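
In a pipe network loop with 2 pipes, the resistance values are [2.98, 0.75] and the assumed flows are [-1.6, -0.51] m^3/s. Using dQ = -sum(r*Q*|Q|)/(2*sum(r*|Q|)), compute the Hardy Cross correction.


Numerator terms (r*Q*|Q|): 2.98*-1.6*|-1.6| = -7.6288; 0.75*-0.51*|-0.51| = -0.1951.
Sum of numerator = -7.8239.
Denominator terms (r*|Q|): 2.98*|-1.6| = 4.768; 0.75*|-0.51| = 0.3825.
2 * sum of denominator = 2 * 5.1505 = 10.301.
dQ = --7.8239 / 10.301 = 0.7595 m^3/s.

0.7595


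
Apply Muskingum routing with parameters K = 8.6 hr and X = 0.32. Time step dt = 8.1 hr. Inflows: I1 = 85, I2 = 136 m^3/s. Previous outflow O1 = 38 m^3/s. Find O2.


Muskingum coefficients:
denom = 2*K*(1-X) + dt = 2*8.6*(1-0.32) + 8.1 = 19.796.
C0 = (dt - 2*K*X)/denom = (8.1 - 2*8.6*0.32)/19.796 = 0.1311.
C1 = (dt + 2*K*X)/denom = (8.1 + 2*8.6*0.32)/19.796 = 0.6872.
C2 = (2*K*(1-X) - dt)/denom = 0.1817.
O2 = C0*I2 + C1*I1 + C2*O1
   = 0.1311*136 + 0.6872*85 + 0.1817*38
   = 83.15 m^3/s.

83.15


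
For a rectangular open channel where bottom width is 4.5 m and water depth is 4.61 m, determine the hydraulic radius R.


For a rectangular section:
Flow area A = b * y = 4.5 * 4.61 = 20.75 m^2.
Wetted perimeter P = b + 2y = 4.5 + 2*4.61 = 13.72 m.
Hydraulic radius R = A/P = 20.75 / 13.72 = 1.512 m.

1.512


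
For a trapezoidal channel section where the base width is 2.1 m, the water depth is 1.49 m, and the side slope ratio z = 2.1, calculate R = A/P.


For a trapezoidal section with side slope z:
A = (b + z*y)*y = (2.1 + 2.1*1.49)*1.49 = 7.791 m^2.
P = b + 2*y*sqrt(1 + z^2) = 2.1 + 2*1.49*sqrt(1 + 2.1^2) = 9.031 m.
R = A/P = 7.791 / 9.031 = 0.8627 m.

0.8627


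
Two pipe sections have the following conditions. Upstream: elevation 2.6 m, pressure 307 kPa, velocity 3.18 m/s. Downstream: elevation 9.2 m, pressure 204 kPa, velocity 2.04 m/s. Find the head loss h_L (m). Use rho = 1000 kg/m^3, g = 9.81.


Total head at each section: H = z + p/(rho*g) + V^2/(2g).
H1 = 2.6 + 307*1000/(1000*9.81) + 3.18^2/(2*9.81)
   = 2.6 + 31.295 + 0.5154
   = 34.41 m.
H2 = 9.2 + 204*1000/(1000*9.81) + 2.04^2/(2*9.81)
   = 9.2 + 20.795 + 0.2121
   = 30.207 m.
h_L = H1 - H2 = 34.41 - 30.207 = 4.203 m.

4.203


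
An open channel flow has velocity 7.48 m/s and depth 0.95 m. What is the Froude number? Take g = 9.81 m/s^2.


The Froude number is defined as Fr = V / sqrt(g*y).
g*y = 9.81 * 0.95 = 9.3195.
sqrt(g*y) = sqrt(9.3195) = 3.0528.
Fr = 7.48 / 3.0528 = 2.4502.

2.4502


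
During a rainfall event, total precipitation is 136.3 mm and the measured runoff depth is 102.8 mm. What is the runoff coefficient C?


The runoff coefficient C = runoff depth / rainfall depth.
C = 102.8 / 136.3
  = 0.7542.

0.7542


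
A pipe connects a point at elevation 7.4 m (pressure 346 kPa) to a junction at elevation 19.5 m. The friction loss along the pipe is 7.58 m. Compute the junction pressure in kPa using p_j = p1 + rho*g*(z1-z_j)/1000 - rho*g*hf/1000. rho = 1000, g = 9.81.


Junction pressure: p_j = p1 + rho*g*(z1 - z_j)/1000 - rho*g*hf/1000.
Elevation term = 1000*9.81*(7.4 - 19.5)/1000 = -118.701 kPa.
Friction term = 1000*9.81*7.58/1000 = 74.36 kPa.
p_j = 346 + -118.701 - 74.36 = 152.94 kPa.

152.94


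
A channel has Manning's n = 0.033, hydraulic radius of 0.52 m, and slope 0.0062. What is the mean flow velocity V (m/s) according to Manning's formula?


Manning's equation gives V = (1/n) * R^(2/3) * S^(1/2).
First, compute R^(2/3) = 0.52^(2/3) = 0.6466.
Next, S^(1/2) = 0.0062^(1/2) = 0.07874.
Then 1/n = 1/0.033 = 30.3.
V = 30.3 * 0.6466 * 0.07874 = 1.5429 m/s.

1.5429


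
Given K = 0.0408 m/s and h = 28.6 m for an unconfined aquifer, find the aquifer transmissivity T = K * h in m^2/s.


Transmissivity is defined as T = K * h.
T = 0.0408 * 28.6
  = 1.1669 m^2/s.

1.1669


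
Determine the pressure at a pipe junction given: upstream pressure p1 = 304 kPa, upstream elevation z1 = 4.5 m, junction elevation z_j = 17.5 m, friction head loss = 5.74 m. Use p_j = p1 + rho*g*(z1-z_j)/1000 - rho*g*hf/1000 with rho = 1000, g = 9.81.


Junction pressure: p_j = p1 + rho*g*(z1 - z_j)/1000 - rho*g*hf/1000.
Elevation term = 1000*9.81*(4.5 - 17.5)/1000 = -127.53 kPa.
Friction term = 1000*9.81*5.74/1000 = 56.309 kPa.
p_j = 304 + -127.53 - 56.309 = 120.16 kPa.

120.16


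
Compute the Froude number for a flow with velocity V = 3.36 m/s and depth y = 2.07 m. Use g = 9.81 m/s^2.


The Froude number is defined as Fr = V / sqrt(g*y).
g*y = 9.81 * 2.07 = 20.3067.
sqrt(g*y) = sqrt(20.3067) = 4.5063.
Fr = 3.36 / 4.5063 = 0.7456.

0.7456


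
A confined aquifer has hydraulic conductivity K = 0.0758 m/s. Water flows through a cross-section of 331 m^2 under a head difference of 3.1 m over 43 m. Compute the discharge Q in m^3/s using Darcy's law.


Darcy's law: Q = K * A * i, where i = dh/L.
Hydraulic gradient i = 3.1 / 43 = 0.072093.
Q = 0.0758 * 331 * 0.072093
  = 1.8088 m^3/s.

1.8088


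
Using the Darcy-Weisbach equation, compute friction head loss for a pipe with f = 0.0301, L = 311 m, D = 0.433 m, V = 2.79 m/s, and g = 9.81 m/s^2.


Darcy-Weisbach equation: h_f = f * (L/D) * V^2/(2g).
f * L/D = 0.0301 * 311/0.433 = 21.6192.
V^2/(2g) = 2.79^2 / (2*9.81) = 7.7841 / 19.62 = 0.3967 m.
h_f = 21.6192 * 0.3967 = 8.577 m.

8.577


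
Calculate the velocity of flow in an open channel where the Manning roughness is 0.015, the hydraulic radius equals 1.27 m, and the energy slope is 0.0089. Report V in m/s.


Manning's equation gives V = (1/n) * R^(2/3) * S^(1/2).
First, compute R^(2/3) = 1.27^(2/3) = 1.1727.
Next, S^(1/2) = 0.0089^(1/2) = 0.09434.
Then 1/n = 1/0.015 = 66.67.
V = 66.67 * 1.1727 * 0.09434 = 7.3758 m/s.

7.3758


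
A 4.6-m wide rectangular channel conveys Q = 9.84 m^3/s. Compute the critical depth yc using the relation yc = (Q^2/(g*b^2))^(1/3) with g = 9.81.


Using yc = (Q^2 / (g * b^2))^(1/3):
Q^2 = 9.84^2 = 96.83.
g * b^2 = 9.81 * 4.6^2 = 9.81 * 21.16 = 207.58.
Q^2 / (g*b^2) = 96.83 / 207.58 = 0.4665.
yc = 0.4665^(1/3) = 0.7755 m.

0.7755


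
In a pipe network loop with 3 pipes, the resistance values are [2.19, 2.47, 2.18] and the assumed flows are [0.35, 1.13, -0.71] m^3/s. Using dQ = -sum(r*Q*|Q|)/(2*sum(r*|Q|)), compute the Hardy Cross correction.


Numerator terms (r*Q*|Q|): 2.19*0.35*|0.35| = 0.2683; 2.47*1.13*|1.13| = 3.1539; 2.18*-0.71*|-0.71| = -1.0989.
Sum of numerator = 2.3233.
Denominator terms (r*|Q|): 2.19*|0.35| = 0.7665; 2.47*|1.13| = 2.7911; 2.18*|-0.71| = 1.5478.
2 * sum of denominator = 2 * 5.1054 = 10.2108.
dQ = -2.3233 / 10.2108 = -0.2275 m^3/s.

-0.2275


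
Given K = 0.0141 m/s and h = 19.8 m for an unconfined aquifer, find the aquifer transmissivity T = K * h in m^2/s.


Transmissivity is defined as T = K * h.
T = 0.0141 * 19.8
  = 0.2792 m^2/s.

0.2792


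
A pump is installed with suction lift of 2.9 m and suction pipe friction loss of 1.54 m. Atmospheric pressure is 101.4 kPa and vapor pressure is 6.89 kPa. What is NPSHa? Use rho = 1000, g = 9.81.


NPSHa = p_atm/(rho*g) - z_s - hf_s - p_vap/(rho*g).
p_atm/(rho*g) = 101.4*1000 / (1000*9.81) = 10.336 m.
p_vap/(rho*g) = 6.89*1000 / (1000*9.81) = 0.702 m.
NPSHa = 10.336 - 2.9 - 1.54 - 0.702
      = 5.19 m.

5.19


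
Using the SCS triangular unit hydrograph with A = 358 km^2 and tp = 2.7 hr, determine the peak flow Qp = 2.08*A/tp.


SCS formula: Qp = 2.08 * A / tp.
Qp = 2.08 * 358 / 2.7
   = 744.64 / 2.7
   = 275.79 m^3/s per cm.

275.79


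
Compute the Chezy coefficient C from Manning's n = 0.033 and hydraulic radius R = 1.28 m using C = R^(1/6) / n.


The Chezy coefficient relates to Manning's n through C = R^(1/6) / n.
R^(1/6) = 1.28^(1/6) = 1.042001.
C = 1.042001 / 0.033 = 31.58 m^(1/2)/s.

31.58


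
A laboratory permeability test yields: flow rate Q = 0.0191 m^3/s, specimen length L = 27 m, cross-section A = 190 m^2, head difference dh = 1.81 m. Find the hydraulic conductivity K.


From K = Q*L / (A*dh):
Numerator: Q*L = 0.0191 * 27 = 0.5157.
Denominator: A*dh = 190 * 1.81 = 343.9.
K = 0.5157 / 343.9 = 0.0015 m/s.

0.0015


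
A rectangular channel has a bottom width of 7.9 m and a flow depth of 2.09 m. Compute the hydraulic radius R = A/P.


For a rectangular section:
Flow area A = b * y = 7.9 * 2.09 = 16.51 m^2.
Wetted perimeter P = b + 2y = 7.9 + 2*2.09 = 12.08 m.
Hydraulic radius R = A/P = 16.51 / 12.08 = 1.3668 m.

1.3668


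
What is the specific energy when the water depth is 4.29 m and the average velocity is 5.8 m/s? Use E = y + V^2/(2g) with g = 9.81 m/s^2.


Specific energy E = y + V^2/(2g).
Velocity head = V^2/(2g) = 5.8^2 / (2*9.81) = 33.64 / 19.62 = 1.7146 m.
E = 4.29 + 1.7146 = 6.0046 m.

6.0046


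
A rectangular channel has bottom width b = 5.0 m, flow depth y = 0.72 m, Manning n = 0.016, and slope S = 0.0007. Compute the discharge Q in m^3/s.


For a rectangular channel, the cross-sectional area A = b * y = 5.0 * 0.72 = 3.6 m^2.
The wetted perimeter P = b + 2y = 5.0 + 2*0.72 = 6.44 m.
Hydraulic radius R = A/P = 3.6/6.44 = 0.559 m.
Velocity V = (1/n)*R^(2/3)*S^(1/2) = (1/0.016)*0.559^(2/3)*0.0007^(1/2) = 1.1221 m/s.
Discharge Q = A * V = 3.6 * 1.1221 = 4.04 m^3/s.

4.04


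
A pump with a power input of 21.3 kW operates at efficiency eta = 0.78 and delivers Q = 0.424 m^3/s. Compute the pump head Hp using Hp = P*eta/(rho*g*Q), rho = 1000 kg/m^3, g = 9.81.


Pump head formula: Hp = P * eta / (rho * g * Q).
Numerator: P * eta = 21.3 * 1000 * 0.78 = 16614.0 W.
Denominator: rho * g * Q = 1000 * 9.81 * 0.424 = 4159.44.
Hp = 16614.0 / 4159.44 = 3.99 m.

3.99


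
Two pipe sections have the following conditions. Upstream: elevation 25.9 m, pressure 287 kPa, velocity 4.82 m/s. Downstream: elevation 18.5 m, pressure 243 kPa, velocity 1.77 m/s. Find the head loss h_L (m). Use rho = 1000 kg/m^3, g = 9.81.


Total head at each section: H = z + p/(rho*g) + V^2/(2g).
H1 = 25.9 + 287*1000/(1000*9.81) + 4.82^2/(2*9.81)
   = 25.9 + 29.256 + 1.1841
   = 56.34 m.
H2 = 18.5 + 243*1000/(1000*9.81) + 1.77^2/(2*9.81)
   = 18.5 + 24.771 + 0.1597
   = 43.43 m.
h_L = H1 - H2 = 56.34 - 43.43 = 12.91 m.

12.91


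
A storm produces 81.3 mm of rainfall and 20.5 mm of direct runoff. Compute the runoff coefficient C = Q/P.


The runoff coefficient C = runoff depth / rainfall depth.
C = 20.5 / 81.3
  = 0.2522.

0.2522


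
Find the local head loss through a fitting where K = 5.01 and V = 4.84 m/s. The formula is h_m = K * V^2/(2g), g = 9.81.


Minor loss formula: h_m = K * V^2/(2g).
V^2 = 4.84^2 = 23.4256.
V^2/(2g) = 23.4256 / 19.62 = 1.194 m.
h_m = 5.01 * 1.194 = 5.9818 m.

5.9818


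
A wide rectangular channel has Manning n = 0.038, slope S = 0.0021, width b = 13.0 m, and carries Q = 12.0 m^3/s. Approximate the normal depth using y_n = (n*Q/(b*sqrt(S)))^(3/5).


We use the wide-channel approximation y_n = (n*Q/(b*sqrt(S)))^(3/5).
sqrt(S) = sqrt(0.0021) = 0.045826.
Numerator: n*Q = 0.038 * 12.0 = 0.456.
Denominator: b*sqrt(S) = 13.0 * 0.045826 = 0.595738.
arg = 0.7654.
y_n = 0.7654^(3/5) = 0.8518 m.

0.8518


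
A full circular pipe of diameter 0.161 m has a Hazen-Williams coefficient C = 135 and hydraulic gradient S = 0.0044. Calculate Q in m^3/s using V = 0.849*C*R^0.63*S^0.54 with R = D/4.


For a full circular pipe, R = D/4 = 0.161/4 = 0.0403 m.
V = 0.849 * 135 * 0.0403^0.63 * 0.0044^0.54
  = 0.849 * 135 * 0.13213 * 0.053391
  = 0.8086 m/s.
Pipe area A = pi*D^2/4 = pi*0.161^2/4 = 0.0204 m^2.
Q = A * V = 0.0204 * 0.8086 = 0.0165 m^3/s.

0.0165


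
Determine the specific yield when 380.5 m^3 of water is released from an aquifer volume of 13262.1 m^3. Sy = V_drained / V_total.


Specific yield Sy = Volume drained / Total volume.
Sy = 380.5 / 13262.1
   = 0.0287.

0.0287


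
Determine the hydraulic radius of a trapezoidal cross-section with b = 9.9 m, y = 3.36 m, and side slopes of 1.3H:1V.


For a trapezoidal section with side slope z:
A = (b + z*y)*y = (9.9 + 1.3*3.36)*3.36 = 47.94 m^2.
P = b + 2*y*sqrt(1 + z^2) = 9.9 + 2*3.36*sqrt(1 + 1.3^2) = 20.922 m.
R = A/P = 47.94 / 20.922 = 2.2914 m.

2.2914


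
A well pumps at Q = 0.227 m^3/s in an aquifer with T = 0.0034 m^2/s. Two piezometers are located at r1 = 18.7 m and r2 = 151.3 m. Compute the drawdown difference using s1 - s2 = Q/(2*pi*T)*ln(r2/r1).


Thiem equation: s1 - s2 = Q/(2*pi*T) * ln(r2/r1).
ln(r2/r1) = ln(151.3/18.7) = 2.0907.
Q/(2*pi*T) = 0.227 / (2*pi*0.0034) = 0.227 / 0.0214 = 10.6259.
s1 - s2 = 10.6259 * 2.0907 = 22.2161 m.

22.2161


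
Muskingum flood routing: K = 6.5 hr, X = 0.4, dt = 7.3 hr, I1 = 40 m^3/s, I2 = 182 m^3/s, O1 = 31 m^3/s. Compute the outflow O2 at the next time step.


Muskingum coefficients:
denom = 2*K*(1-X) + dt = 2*6.5*(1-0.4) + 7.3 = 15.1.
C0 = (dt - 2*K*X)/denom = (7.3 - 2*6.5*0.4)/15.1 = 0.1391.
C1 = (dt + 2*K*X)/denom = (7.3 + 2*6.5*0.4)/15.1 = 0.8278.
C2 = (2*K*(1-X) - dt)/denom = 0.0331.
O2 = C0*I2 + C1*I1 + C2*O1
   = 0.1391*182 + 0.8278*40 + 0.0331*31
   = 59.45 m^3/s.

59.45


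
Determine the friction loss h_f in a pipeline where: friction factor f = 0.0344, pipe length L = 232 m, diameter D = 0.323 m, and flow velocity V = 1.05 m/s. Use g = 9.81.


Darcy-Weisbach equation: h_f = f * (L/D) * V^2/(2g).
f * L/D = 0.0344 * 232/0.323 = 24.7084.
V^2/(2g) = 1.05^2 / (2*9.81) = 1.1025 / 19.62 = 0.0562 m.
h_f = 24.7084 * 0.0562 = 1.388 m.

1.388


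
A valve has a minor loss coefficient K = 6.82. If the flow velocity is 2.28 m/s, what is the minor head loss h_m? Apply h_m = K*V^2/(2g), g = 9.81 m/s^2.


Minor loss formula: h_m = K * V^2/(2g).
V^2 = 2.28^2 = 5.1984.
V^2/(2g) = 5.1984 / 19.62 = 0.265 m.
h_m = 6.82 * 0.265 = 1.807 m.

1.807


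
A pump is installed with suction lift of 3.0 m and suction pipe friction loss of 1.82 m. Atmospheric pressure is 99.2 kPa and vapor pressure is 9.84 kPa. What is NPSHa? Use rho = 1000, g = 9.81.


NPSHa = p_atm/(rho*g) - z_s - hf_s - p_vap/(rho*g).
p_atm/(rho*g) = 99.2*1000 / (1000*9.81) = 10.112 m.
p_vap/(rho*g) = 9.84*1000 / (1000*9.81) = 1.003 m.
NPSHa = 10.112 - 3.0 - 1.82 - 1.003
      = 4.29 m.

4.29


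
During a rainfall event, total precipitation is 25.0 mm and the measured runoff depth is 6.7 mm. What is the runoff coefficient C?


The runoff coefficient C = runoff depth / rainfall depth.
C = 6.7 / 25.0
  = 0.268.

0.268


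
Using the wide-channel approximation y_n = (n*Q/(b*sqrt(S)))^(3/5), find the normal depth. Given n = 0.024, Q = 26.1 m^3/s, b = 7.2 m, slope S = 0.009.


We use the wide-channel approximation y_n = (n*Q/(b*sqrt(S)))^(3/5).
sqrt(S) = sqrt(0.009) = 0.094868.
Numerator: n*Q = 0.024 * 26.1 = 0.6264.
Denominator: b*sqrt(S) = 7.2 * 0.094868 = 0.68305.
arg = 0.9171.
y_n = 0.9171^(3/5) = 0.9494 m.

0.9494


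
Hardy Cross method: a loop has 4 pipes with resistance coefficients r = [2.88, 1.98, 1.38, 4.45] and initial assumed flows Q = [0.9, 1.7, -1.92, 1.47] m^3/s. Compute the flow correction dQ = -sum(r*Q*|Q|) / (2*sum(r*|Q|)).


Numerator terms (r*Q*|Q|): 2.88*0.9*|0.9| = 2.3328; 1.98*1.7*|1.7| = 5.7222; 1.38*-1.92*|-1.92| = -5.0872; 4.45*1.47*|1.47| = 9.616.
Sum of numerator = 12.5838.
Denominator terms (r*|Q|): 2.88*|0.9| = 2.592; 1.98*|1.7| = 3.366; 1.38*|-1.92| = 2.6496; 4.45*|1.47| = 6.5415.
2 * sum of denominator = 2 * 15.1491 = 30.2982.
dQ = -12.5838 / 30.2982 = -0.4153 m^3/s.

-0.4153


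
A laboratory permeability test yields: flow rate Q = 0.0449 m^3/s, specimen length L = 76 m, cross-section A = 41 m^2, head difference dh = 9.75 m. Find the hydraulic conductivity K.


From K = Q*L / (A*dh):
Numerator: Q*L = 0.0449 * 76 = 3.4124.
Denominator: A*dh = 41 * 9.75 = 399.75.
K = 3.4124 / 399.75 = 0.008536 m/s.

0.008536


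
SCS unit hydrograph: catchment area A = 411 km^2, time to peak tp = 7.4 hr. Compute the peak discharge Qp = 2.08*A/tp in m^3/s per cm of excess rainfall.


SCS formula: Qp = 2.08 * A / tp.
Qp = 2.08 * 411 / 7.4
   = 854.88 / 7.4
   = 115.52 m^3/s per cm.

115.52


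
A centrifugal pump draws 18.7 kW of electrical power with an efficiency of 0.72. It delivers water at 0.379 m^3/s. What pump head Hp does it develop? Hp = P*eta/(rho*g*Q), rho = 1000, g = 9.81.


Pump head formula: Hp = P * eta / (rho * g * Q).
Numerator: P * eta = 18.7 * 1000 * 0.72 = 13464.0 W.
Denominator: rho * g * Q = 1000 * 9.81 * 0.379 = 3717.99.
Hp = 13464.0 / 3717.99 = 3.62 m.

3.62


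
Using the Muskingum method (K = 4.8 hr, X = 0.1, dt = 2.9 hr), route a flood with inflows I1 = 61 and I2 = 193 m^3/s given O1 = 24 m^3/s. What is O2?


Muskingum coefficients:
denom = 2*K*(1-X) + dt = 2*4.8*(1-0.1) + 2.9 = 11.54.
C0 = (dt - 2*K*X)/denom = (2.9 - 2*4.8*0.1)/11.54 = 0.1681.
C1 = (dt + 2*K*X)/denom = (2.9 + 2*4.8*0.1)/11.54 = 0.3345.
C2 = (2*K*(1-X) - dt)/denom = 0.4974.
O2 = C0*I2 + C1*I1 + C2*O1
   = 0.1681*193 + 0.3345*61 + 0.4974*24
   = 64.79 m^3/s.

64.79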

How to complete this task ▸
Tail of the listing, starting at the line with "A centrifugal pump" and ending at the last line: output it exactly and add nothing.

Answer ▸
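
A centrifugal pump draws 18.7 kW of electrical power with an efficiency of 0.72. It delivers water at 0.379 m^3/s. What pump head Hp does it develop? Hp = P*eta/(rho*g*Q), rho = 1000, g = 9.81.


Pump head formula: Hp = P * eta / (rho * g * Q).
Numerator: P * eta = 18.7 * 1000 * 0.72 = 13464.0 W.
Denominator: rho * g * Q = 1000 * 9.81 * 0.379 = 3717.99.
Hp = 13464.0 / 3717.99 = 3.62 m.

3.62


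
Using the Muskingum method (K = 4.8 hr, X = 0.1, dt = 2.9 hr), route a flood with inflows I1 = 61 and I2 = 193 m^3/s given O1 = 24 m^3/s. What is O2?


Muskingum coefficients:
denom = 2*K*(1-X) + dt = 2*4.8*(1-0.1) + 2.9 = 11.54.
C0 = (dt - 2*K*X)/denom = (2.9 - 2*4.8*0.1)/11.54 = 0.1681.
C1 = (dt + 2*K*X)/denom = (2.9 + 2*4.8*0.1)/11.54 = 0.3345.
C2 = (2*K*(1-X) - dt)/denom = 0.4974.
O2 = C0*I2 + C1*I1 + C2*O1
   = 0.1681*193 + 0.3345*61 + 0.4974*24
   = 64.79 m^3/s.

64.79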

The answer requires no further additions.